» Available data

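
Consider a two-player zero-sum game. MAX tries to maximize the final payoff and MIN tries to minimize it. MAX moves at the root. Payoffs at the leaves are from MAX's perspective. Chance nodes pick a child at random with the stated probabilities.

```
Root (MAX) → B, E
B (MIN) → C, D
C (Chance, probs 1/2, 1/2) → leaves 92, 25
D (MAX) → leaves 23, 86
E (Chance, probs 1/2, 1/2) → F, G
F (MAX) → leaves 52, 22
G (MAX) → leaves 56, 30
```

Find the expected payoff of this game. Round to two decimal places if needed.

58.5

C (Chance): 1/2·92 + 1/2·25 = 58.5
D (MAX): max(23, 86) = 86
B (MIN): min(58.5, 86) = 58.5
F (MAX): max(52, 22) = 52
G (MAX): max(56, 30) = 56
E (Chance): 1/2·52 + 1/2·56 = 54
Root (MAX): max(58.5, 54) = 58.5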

» Work task
Looking at the data above, state how many of its lines contain the word "probs", and give nothing but that number.

» Task solution
2